***** AVAILABLE DATA

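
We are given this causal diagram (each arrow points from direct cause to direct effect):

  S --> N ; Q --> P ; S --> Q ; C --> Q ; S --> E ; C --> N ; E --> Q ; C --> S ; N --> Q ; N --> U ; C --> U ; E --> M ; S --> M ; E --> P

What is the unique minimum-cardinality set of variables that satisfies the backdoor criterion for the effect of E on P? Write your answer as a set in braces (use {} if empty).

Variables eligible for adjustment (non-descendants of E, excluding E and P): {C, N, S, U}.
Backdoor paths from E to P:
  P1: E <- S <- C -> N -> Q -> P
  P2: E <- S <- C -> Q -> P
  P3: E <- S <- C -> U <- N -> Q -> P
  P4: E <- S -> N <- C -> Q -> P
  P5: E <- S -> N -> Q -> P
  P6: E <- S -> N -> U <- C -> Q -> P
  P7: E <- S -> Q -> P
The empty set is not sufficient: P1 (E <- S <- C -> N -> Q -> P) has no collider blocking it and no conditioned non-collider, so it is open.
Try {S}:
  P1: blocked at chain node S ∈ conditioning set.
  P2: blocked at chain node S ∈ conditioning set.
  P3: blocked at chain node S ∈ conditioning set.
  P4: blocked at fork node S ∈ conditioning set.
  P5: blocked at fork node S ∈ conditioning set.
  P6: blocked at fork node S ∈ conditioning set.
  P7: blocked at fork node S ∈ conditioning set.
{S} contains no descendant of E and blocks every backdoor path.
No other singleton works — e.g. {C} leaves P5 open — so {S} is the unique smallest valid adjustment set.

{S}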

**********

> ACTIVITY
Your response should hold the lines from the first line of the entries above through the line with "S --> N ; Q --> P ; S", each retyped exactly, and nothing else.

> RESULT OF THIS TASK
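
We are given this causal diagram (each arrow points from direct cause to direct effect):

  S --> N ; Q --> P ; S --> Q ; C --> Q ; S --> E ; C --> N ; E --> Q ; C --> S ; N --> Q ; N --> U ; C --> U ; E --> M ; S --> M ; E --> P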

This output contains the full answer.